[TASK]: The expected output is a copy of every line in the records with the string "balance".

(Collected data entries)

****************

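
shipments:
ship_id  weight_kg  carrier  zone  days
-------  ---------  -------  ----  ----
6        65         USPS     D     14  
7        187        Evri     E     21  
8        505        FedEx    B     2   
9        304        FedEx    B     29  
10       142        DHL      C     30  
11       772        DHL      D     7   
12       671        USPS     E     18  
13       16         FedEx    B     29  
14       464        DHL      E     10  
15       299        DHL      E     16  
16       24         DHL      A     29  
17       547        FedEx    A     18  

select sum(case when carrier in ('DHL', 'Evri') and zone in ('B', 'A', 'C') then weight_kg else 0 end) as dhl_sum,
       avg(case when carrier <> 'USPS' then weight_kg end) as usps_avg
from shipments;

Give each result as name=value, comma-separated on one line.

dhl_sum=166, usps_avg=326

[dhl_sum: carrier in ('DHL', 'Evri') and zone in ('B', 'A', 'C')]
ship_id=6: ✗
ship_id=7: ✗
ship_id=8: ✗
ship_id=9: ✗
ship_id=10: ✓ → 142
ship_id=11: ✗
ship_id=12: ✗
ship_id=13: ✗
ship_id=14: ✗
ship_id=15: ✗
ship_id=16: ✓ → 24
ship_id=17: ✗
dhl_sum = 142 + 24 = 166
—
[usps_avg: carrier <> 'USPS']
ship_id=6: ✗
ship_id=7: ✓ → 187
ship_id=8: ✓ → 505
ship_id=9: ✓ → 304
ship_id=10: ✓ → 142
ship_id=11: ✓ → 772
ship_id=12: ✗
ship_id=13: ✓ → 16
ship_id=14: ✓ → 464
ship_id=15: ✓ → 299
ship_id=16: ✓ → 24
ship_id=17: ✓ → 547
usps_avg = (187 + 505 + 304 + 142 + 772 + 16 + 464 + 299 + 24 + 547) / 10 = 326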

****************

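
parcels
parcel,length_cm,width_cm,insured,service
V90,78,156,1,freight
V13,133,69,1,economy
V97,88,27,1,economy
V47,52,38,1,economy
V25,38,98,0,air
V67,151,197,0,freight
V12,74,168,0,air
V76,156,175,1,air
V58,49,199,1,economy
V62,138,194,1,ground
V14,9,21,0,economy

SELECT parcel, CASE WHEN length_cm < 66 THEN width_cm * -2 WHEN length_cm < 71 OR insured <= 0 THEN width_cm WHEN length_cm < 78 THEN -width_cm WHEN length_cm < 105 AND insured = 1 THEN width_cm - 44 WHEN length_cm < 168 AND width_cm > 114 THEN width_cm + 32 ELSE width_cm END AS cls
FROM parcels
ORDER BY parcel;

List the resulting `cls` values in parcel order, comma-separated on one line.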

****************

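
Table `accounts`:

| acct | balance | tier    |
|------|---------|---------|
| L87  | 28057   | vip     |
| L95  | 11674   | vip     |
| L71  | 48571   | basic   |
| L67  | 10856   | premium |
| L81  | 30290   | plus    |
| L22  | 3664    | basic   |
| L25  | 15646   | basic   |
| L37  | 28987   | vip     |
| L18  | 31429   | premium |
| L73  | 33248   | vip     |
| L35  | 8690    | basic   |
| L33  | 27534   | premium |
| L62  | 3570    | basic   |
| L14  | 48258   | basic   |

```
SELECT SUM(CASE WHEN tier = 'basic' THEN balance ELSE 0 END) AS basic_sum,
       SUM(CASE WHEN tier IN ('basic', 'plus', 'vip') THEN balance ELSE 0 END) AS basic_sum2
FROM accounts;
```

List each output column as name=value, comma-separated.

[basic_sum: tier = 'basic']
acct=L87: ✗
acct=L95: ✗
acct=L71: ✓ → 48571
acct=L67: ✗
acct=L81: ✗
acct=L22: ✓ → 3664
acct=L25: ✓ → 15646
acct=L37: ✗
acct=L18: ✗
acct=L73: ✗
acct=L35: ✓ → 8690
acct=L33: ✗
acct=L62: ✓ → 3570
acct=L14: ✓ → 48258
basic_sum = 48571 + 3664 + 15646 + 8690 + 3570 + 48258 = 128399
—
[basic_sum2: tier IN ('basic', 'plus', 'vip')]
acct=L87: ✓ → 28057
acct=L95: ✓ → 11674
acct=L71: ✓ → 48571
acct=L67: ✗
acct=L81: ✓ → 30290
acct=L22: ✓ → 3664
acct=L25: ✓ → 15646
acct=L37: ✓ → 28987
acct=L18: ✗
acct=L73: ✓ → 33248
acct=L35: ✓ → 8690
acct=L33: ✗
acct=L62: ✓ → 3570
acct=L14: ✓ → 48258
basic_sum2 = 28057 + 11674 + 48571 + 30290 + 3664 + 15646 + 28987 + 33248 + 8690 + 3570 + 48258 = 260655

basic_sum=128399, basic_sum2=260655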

****************

[WRITTEN ANSWER]:
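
| acct | balance | tier    |
SELECT SUM(CASE WHEN tier = 'basic' THEN balance ELSE 0 END) AS basic_sum,
       SUM(CASE WHEN tier IN ('basic', 'plus', 'vip') THEN balance ELSE 0 END) AS basic_sum2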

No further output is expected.